* **Task prompt**:
Scan the data that follows and count the lines with the string "mode"; answer with the count alone.

====== Given records ======

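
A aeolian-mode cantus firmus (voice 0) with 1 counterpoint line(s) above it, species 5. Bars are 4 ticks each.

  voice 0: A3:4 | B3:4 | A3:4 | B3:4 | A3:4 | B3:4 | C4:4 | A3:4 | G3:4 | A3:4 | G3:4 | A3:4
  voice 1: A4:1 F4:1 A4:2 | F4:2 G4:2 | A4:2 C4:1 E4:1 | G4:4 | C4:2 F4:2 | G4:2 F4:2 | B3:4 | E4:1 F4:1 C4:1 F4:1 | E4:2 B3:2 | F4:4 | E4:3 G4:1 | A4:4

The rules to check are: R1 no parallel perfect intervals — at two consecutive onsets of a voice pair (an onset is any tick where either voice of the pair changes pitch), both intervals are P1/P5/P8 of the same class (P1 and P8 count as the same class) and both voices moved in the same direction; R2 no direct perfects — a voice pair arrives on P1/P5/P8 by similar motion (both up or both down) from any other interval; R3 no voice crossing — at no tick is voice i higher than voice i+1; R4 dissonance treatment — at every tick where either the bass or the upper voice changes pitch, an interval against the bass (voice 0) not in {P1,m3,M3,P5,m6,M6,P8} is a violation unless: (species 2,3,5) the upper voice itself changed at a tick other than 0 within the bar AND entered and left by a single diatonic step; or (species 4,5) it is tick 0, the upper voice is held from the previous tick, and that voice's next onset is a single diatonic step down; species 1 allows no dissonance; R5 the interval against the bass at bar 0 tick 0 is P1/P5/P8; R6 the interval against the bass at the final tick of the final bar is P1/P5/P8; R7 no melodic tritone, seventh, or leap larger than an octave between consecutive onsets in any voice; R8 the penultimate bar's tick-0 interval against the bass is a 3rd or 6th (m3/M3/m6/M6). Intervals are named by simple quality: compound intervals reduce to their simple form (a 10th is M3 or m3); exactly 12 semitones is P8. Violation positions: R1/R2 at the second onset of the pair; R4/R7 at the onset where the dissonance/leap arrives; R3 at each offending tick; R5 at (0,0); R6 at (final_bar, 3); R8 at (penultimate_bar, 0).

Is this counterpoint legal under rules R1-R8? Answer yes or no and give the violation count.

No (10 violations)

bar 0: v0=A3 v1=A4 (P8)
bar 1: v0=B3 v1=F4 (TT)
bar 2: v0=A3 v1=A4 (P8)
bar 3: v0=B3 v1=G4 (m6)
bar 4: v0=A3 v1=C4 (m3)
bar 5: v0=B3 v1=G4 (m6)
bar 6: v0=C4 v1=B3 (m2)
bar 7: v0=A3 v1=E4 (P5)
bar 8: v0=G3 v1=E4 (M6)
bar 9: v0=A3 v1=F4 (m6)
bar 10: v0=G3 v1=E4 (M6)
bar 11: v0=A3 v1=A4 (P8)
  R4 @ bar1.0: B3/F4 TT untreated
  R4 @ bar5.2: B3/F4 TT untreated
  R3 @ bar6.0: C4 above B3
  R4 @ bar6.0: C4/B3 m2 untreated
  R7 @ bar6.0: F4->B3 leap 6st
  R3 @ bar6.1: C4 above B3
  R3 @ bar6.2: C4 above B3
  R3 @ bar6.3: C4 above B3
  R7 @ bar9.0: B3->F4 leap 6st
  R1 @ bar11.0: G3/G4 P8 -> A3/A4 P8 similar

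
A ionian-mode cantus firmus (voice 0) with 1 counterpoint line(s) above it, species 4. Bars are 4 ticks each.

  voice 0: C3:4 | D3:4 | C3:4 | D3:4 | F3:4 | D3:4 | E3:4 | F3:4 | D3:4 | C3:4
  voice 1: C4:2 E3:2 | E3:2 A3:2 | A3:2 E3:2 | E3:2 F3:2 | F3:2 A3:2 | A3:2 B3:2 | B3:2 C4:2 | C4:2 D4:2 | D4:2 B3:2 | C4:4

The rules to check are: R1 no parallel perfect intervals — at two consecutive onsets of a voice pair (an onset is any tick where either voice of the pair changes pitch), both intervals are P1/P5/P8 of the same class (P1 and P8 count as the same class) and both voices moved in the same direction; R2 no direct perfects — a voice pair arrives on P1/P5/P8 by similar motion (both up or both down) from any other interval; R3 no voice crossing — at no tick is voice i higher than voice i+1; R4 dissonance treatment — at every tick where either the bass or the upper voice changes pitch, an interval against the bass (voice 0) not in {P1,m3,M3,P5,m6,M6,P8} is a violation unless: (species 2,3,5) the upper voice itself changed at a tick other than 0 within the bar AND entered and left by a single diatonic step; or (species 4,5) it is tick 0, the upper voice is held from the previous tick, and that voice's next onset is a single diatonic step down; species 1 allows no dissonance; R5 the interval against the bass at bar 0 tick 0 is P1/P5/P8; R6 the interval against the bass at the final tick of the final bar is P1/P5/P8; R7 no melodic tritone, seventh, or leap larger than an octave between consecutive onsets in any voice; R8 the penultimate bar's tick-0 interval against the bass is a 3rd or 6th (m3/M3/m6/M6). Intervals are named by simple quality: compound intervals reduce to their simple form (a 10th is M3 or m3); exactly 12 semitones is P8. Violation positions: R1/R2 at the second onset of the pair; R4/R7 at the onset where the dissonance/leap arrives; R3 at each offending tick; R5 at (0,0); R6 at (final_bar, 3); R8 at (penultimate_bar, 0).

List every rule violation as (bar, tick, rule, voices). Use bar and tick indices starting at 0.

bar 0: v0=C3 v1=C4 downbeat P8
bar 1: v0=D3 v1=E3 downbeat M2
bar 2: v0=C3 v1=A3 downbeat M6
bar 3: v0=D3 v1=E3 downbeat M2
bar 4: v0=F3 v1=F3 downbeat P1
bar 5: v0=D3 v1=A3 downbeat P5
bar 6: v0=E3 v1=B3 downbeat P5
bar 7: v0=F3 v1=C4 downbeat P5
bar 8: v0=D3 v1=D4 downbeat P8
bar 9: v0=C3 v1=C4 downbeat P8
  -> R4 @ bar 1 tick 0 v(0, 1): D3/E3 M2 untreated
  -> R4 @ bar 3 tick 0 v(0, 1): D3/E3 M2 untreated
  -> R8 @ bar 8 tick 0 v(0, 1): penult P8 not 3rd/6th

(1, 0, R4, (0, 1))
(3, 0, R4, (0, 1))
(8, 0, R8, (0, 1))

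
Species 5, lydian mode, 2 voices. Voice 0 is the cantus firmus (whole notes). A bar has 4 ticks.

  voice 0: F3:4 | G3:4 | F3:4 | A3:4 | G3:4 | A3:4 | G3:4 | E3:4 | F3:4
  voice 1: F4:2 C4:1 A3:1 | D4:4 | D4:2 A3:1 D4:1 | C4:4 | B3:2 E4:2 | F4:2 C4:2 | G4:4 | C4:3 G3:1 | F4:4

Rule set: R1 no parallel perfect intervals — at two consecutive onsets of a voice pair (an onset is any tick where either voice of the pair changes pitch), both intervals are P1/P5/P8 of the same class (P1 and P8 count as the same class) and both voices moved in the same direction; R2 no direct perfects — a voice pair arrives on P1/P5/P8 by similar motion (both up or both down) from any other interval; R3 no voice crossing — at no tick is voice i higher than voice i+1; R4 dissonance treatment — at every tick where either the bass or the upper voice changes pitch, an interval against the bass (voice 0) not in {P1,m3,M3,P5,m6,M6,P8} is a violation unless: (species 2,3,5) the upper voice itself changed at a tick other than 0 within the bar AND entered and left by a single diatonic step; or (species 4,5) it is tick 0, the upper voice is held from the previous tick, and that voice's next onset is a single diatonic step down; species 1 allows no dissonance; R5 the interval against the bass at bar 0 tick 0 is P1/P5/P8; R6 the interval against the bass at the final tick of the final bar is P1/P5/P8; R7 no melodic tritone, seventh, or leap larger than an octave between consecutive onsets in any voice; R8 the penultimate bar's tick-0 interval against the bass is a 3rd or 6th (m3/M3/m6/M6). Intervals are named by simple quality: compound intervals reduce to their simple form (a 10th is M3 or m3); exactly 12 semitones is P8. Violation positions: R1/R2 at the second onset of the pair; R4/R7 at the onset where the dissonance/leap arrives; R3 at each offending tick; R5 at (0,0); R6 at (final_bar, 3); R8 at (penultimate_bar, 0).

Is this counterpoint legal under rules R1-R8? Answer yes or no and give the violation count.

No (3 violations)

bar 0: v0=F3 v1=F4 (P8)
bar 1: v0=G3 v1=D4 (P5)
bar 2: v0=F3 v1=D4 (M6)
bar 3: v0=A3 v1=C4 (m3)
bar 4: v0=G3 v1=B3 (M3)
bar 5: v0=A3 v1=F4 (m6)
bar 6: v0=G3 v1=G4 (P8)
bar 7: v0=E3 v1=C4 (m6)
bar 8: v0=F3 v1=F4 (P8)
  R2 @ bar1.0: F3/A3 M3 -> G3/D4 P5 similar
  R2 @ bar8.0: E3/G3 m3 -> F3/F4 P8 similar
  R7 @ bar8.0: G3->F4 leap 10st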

======

* **Written answer**:
3